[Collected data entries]
______________________________

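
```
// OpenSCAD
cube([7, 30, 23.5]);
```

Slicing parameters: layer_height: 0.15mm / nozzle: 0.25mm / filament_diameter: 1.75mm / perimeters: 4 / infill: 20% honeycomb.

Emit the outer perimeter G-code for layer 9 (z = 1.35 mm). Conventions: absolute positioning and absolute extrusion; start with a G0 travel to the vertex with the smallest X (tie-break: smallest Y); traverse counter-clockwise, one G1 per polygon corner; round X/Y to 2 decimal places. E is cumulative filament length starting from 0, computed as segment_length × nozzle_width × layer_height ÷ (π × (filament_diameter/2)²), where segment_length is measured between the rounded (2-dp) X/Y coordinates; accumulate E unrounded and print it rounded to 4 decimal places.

At z = 1.35 mm: the cube (footprint 7×30) is included at this height. The outline is a single polygon with 4 vertices. Extrusion per mm of travel: 0.25 × 0.15 / (π × 0.875²) = 0.015591. Accumulating E over each segment gives final E = 1.1537.

G0 X0.00 Y0.00 Z1.35
G1 X7.00 Y0.00 E0.1091
G1 X7.00 Y30.00 E0.5769
G1 X0.00 Y30.00 E0.6860
G1 X0.00 Y0.00 E1.1537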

______________________________

* [Required work]: Whatever is in the entries above, write it out exactly.

* [Exercise response]:
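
```
// OpenSCAD
cube([7, 30, 23.5]);
```

Slicing parameters: layer_height: 0.15mm / nozzle: 0.25mm / filament_diameter: 1.75mm / perimeters: 4 / infill: 20% honeycomb.

Emit the outer perimeter G-code for layer 9 (z = 1.35 mm). Conventions: absolute positioning and absolute extrusion; start with a G0 travel to the vertex with the smallest X (tie-break: smallest Y); traverse counter-clockwise, one G1 per polygon corner; round X/Y to 2 decimal places. E is cumulative filament length starting from 0, computed as segment_length × nozzle_width × layer_height ÷ (π × (filament_diameter/2)²), where segment_length is measured between the rounded (2-dp) X/Y coordinates; accumulate E unrounded and print it rounded to 4 decimal places.

At z = 1.35 mm: the cube (footprint 7×30) is included at this height. The outline is a single polygon with 4 vertices. Extrusion per mm of travel: 0.25 × 0.15 / (π × 0.875²) = 0.015591. Accumulating E over each segment gives final E = 1.1537.

G0 X0.00 Y0.00 Z1.35
G1 X7.00 Y0.00 E0.1091
G1 X7.00 Y30.00 E0.5769
G1 X0.00 Y30.00 E0.6860
G1 X0.00 Y0.00 E1.1537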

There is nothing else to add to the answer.